Give back exactly the lines of the material below, starting with the line with "Corbin Pumps sells" and going on through the line with "Voss Marine sells".
Given entries section start
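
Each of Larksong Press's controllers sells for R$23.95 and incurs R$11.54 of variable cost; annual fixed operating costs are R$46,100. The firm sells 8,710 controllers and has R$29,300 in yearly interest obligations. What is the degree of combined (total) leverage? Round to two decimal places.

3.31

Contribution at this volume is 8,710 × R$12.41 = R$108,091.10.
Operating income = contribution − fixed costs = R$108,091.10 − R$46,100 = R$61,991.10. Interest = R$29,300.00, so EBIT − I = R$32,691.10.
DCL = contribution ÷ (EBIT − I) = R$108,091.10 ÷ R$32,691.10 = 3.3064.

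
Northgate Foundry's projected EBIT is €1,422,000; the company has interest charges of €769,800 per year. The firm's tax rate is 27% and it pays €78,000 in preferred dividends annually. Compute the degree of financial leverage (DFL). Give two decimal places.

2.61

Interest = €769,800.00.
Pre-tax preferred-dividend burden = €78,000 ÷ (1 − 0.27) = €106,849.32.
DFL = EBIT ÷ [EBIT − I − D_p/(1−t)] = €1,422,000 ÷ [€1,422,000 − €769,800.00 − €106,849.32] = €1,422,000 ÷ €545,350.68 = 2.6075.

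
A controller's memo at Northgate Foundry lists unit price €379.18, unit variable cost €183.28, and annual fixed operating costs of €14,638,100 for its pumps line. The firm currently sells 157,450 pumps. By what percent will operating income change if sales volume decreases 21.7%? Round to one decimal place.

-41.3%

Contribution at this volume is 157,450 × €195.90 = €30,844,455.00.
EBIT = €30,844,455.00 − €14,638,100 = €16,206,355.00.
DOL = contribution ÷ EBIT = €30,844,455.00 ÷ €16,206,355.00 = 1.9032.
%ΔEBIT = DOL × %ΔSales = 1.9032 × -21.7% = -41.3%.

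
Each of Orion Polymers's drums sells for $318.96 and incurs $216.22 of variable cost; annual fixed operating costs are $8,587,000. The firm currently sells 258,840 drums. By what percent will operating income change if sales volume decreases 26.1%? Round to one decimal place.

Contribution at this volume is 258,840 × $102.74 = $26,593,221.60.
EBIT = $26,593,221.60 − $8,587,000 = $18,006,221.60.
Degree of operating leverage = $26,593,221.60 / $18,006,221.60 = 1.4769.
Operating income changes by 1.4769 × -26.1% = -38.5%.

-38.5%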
Given entries section end
Given entries section start
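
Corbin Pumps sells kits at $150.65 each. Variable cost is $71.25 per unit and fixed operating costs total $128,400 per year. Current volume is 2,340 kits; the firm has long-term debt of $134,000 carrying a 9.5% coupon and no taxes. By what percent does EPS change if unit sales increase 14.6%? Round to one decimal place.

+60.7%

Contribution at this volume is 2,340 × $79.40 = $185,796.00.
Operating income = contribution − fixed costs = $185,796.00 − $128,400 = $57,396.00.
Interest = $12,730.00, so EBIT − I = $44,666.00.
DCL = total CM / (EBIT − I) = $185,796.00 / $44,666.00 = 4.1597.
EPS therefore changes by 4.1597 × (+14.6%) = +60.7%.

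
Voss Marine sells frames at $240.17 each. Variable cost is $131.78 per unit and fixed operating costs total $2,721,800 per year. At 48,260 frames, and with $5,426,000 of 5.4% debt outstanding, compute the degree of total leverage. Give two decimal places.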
Given entries section end
Given entries section start
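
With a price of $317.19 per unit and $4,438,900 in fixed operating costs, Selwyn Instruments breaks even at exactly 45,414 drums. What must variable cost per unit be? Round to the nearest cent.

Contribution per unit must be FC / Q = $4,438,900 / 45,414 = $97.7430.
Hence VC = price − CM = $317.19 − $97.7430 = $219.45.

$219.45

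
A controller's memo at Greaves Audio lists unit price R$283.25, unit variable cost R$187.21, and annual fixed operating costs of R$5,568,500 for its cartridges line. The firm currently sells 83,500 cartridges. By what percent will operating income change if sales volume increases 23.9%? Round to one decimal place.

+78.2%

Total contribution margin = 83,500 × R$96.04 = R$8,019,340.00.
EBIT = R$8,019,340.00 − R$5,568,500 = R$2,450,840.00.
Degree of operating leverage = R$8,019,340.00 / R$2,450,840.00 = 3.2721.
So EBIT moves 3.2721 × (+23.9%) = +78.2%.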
Given entries section end
» **Solution to the exercise**
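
Corbin Pumps sells kits at $150.65 each. Variable cost is $71.25 per unit and fixed operating costs total $128,400 per year. Current volume is 2,340 kits; the firm has long-term debt of $134,000 carrying a 9.5% coupon and no taxes. By what percent does EPS change if unit sales increase 14.6%? Round to one decimal place.

+60.7%

Contribution at this volume is 2,340 × $79.40 = $185,796.00.
Operating income = contribution − fixed costs = $185,796.00 − $128,400 = $57,396.00.
Interest = $12,730.00, so EBIT − I = $44,666.00.
DCL = total CM / (EBIT − I) = $185,796.00 / $44,666.00 = 4.1597.
EPS therefore changes by 4.1597 × (+14.6%) = +60.7%.

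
Voss Marine sells frames at $240.17 each. Variable cost is $131.78 per unit and fixed operating costs total $2,721,800 per year. At 48,260 frames, and with $5,426,000 of 5.4% debt outstanding, compute the degree of total leverage. Give two decimal places.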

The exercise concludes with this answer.